# Exercise directions
Reproduce exactly the stretch of lines running from the line with "Answer: y(s, τ) = -sin(s)cos(τ/2)" to the end of the entries below.

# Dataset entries
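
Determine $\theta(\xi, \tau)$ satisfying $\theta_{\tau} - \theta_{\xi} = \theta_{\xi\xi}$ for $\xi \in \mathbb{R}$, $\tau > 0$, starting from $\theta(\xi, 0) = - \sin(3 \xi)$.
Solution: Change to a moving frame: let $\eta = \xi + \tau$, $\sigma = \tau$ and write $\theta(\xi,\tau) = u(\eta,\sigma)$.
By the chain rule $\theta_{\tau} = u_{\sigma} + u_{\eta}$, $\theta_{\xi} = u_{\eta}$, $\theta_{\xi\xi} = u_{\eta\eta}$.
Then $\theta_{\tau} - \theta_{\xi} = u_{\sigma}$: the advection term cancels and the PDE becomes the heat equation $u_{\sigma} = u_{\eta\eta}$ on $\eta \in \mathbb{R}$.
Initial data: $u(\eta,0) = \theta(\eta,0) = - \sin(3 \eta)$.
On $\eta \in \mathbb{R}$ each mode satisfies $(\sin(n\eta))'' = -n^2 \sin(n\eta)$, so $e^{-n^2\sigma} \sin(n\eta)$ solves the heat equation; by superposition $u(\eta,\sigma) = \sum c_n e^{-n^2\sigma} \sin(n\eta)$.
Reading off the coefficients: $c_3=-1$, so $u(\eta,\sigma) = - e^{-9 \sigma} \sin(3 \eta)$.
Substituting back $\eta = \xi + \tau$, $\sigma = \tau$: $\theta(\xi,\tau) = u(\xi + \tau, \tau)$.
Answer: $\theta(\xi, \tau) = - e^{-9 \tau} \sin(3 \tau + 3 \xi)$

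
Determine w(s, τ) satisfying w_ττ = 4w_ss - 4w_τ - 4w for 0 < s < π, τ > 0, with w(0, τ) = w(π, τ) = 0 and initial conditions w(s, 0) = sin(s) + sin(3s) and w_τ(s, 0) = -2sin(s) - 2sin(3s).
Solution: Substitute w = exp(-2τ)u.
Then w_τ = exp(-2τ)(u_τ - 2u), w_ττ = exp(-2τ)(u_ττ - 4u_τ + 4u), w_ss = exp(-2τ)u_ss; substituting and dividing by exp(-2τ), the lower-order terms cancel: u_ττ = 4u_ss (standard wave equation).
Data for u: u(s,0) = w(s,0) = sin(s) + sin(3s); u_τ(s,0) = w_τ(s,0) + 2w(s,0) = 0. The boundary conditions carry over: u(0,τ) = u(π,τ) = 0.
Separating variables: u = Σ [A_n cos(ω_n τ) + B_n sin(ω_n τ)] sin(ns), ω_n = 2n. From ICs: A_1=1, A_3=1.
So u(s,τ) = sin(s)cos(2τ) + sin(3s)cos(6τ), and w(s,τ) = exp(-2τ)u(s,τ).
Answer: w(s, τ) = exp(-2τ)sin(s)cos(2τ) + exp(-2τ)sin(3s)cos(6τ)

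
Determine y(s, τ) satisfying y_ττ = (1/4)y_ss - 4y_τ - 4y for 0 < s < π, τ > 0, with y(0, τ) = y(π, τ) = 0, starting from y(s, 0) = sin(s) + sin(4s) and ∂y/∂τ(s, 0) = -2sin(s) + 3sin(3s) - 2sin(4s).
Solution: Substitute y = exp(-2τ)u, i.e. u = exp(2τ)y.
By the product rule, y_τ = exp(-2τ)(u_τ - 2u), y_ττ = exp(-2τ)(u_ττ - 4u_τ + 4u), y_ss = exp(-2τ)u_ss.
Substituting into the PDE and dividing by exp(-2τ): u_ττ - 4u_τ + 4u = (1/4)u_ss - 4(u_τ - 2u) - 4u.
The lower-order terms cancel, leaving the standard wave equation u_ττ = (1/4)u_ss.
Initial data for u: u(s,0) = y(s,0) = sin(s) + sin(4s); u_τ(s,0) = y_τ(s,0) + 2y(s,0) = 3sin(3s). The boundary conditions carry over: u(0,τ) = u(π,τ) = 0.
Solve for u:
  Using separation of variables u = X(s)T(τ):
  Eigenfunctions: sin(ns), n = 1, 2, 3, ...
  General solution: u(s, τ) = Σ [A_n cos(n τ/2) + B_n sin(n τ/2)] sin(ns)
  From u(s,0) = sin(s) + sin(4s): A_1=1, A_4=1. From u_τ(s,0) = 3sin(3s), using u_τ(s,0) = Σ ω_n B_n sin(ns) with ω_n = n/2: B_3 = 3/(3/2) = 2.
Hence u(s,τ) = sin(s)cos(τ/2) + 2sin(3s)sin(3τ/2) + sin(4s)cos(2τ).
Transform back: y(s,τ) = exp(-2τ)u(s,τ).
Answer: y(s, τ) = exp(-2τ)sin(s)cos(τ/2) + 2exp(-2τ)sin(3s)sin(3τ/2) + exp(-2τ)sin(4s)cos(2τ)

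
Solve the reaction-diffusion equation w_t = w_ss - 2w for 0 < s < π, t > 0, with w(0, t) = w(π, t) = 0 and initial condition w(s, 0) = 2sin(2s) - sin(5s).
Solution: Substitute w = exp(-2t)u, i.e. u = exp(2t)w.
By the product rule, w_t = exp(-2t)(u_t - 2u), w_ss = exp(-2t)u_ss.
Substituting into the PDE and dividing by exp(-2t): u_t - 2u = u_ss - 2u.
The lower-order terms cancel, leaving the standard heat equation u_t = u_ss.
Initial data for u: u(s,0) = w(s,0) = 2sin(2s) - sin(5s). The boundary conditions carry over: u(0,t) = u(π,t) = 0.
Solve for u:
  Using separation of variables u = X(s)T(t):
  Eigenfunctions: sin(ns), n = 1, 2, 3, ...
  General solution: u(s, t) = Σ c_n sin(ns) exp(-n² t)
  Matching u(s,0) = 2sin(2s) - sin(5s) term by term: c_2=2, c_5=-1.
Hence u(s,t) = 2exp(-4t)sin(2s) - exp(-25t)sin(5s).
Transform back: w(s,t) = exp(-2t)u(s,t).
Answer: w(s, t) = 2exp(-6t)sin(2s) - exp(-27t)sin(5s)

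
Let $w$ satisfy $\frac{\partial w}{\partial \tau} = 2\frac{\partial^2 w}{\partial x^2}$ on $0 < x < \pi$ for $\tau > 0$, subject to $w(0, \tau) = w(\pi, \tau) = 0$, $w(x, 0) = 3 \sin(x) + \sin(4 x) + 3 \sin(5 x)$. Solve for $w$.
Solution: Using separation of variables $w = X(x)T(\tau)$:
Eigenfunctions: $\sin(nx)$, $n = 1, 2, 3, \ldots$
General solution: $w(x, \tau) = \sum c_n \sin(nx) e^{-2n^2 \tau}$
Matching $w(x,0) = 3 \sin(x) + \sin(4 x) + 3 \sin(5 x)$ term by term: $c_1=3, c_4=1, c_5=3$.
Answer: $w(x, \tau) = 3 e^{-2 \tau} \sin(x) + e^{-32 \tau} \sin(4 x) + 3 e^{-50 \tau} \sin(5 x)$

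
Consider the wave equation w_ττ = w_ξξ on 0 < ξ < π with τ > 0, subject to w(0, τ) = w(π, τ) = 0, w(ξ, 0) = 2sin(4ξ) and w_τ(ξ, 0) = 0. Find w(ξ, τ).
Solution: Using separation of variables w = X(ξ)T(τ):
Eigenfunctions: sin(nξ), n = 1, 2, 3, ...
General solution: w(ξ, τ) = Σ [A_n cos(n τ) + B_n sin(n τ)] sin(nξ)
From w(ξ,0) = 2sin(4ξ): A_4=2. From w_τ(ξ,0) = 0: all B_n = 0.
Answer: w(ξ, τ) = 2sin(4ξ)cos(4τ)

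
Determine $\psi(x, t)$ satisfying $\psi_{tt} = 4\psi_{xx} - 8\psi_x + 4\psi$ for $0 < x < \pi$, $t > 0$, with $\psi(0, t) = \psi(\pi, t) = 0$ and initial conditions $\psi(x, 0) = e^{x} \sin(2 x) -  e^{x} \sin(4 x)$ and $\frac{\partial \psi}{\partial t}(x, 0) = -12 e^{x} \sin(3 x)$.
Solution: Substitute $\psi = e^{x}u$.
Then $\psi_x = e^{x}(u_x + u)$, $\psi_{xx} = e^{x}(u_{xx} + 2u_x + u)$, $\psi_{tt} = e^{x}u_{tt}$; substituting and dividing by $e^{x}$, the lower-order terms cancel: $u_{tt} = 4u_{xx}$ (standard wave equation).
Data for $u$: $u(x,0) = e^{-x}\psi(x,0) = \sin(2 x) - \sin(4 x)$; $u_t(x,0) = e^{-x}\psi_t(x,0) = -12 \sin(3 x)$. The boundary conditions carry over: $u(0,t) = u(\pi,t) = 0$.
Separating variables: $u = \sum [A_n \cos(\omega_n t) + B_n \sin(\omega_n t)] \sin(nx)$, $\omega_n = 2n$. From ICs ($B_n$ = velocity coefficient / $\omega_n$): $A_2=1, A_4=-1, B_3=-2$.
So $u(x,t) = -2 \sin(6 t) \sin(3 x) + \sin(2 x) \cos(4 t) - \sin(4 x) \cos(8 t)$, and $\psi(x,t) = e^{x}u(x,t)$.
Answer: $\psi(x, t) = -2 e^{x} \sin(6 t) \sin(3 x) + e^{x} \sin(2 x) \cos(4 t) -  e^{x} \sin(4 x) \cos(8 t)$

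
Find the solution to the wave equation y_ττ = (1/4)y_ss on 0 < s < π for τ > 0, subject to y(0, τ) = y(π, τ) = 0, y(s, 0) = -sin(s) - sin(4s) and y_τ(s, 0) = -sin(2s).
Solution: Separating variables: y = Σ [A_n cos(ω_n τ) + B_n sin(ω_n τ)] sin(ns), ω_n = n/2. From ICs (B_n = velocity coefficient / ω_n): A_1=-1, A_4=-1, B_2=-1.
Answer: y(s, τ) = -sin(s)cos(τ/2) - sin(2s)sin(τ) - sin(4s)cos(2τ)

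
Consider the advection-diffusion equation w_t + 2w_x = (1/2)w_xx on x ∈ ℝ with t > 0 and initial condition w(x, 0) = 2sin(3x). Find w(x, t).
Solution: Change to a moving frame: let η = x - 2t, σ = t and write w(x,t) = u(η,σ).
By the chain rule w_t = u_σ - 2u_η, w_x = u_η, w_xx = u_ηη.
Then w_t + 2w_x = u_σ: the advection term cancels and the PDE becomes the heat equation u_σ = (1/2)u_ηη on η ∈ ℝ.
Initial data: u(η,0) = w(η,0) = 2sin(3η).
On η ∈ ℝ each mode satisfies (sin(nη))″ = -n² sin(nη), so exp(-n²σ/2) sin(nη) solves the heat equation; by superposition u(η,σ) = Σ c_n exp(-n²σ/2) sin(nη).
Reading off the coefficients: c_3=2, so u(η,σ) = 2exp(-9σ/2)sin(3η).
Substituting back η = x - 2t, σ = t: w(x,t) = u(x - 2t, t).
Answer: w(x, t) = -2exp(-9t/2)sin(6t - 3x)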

# Response to this exercise
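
Answer: y(s, τ) = -sin(s)cos(τ/2) - sin(2s)sin(τ) - sin(4s)cos(2τ)

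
Consider the advection-diffusion equation w_t + 2w_x = (1/2)w_xx on x ∈ ℝ with t > 0 and initial condition w(x, 0) = 2sin(3x). Find w(x, t).
Solution: Change to a moving frame: let η = x - 2t, σ = t and write w(x,t) = u(η,σ).
By the chain rule w_t = u_σ - 2u_η, w_x = u_η, w_xx = u_ηη.
Then w_t + 2w_x = u_σ: the advection term cancels and the PDE becomes the heat equation u_σ = (1/2)u_ηη on η ∈ ℝ.
Initial data: u(η,0) = w(η,0) = 2sin(3η).
On η ∈ ℝ each mode satisfies (sin(nη))″ = -n² sin(nη), so exp(-n²σ/2) sin(nη) solves the heat equation; by superposition u(η,σ) = Σ c_n exp(-n²σ/2) sin(nη).
Reading off the coefficients: c_3=2, so u(η,σ) = 2exp(-9σ/2)sin(3η).
Substituting back η = x - 2t, σ = t: w(x,t) = u(x - 2t, t).
Answer: w(x, t) = -2exp(-9t/2)sin(6t - 3x)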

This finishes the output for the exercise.